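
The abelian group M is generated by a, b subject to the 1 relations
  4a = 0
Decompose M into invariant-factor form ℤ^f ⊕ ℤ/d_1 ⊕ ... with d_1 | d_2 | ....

rank_ℚ(R)=1; free=2−1=1
SNF(R) diag = [4] → torsion [4]

Answer: M ≅ ℤ^1 ⊕ ℤ/4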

◇ ◇ ◇ ◇

What to work on: From the first line to the last, return the data above exactly.

Result of the task:
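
The abelian group M is generated by a, b subject to the 1 relations
  4a = 0
Decompose M into invariant-factor form ℤ^f ⊕ ℤ/d_1 ⊕ ... with d_1 | d_2 | ....

rank_ℚ(R)=1; free=2−1=1
SNF(R) diag = [4] → torsion [4]

Answer: M ≅ ℤ^1 ⊕ ℤ/4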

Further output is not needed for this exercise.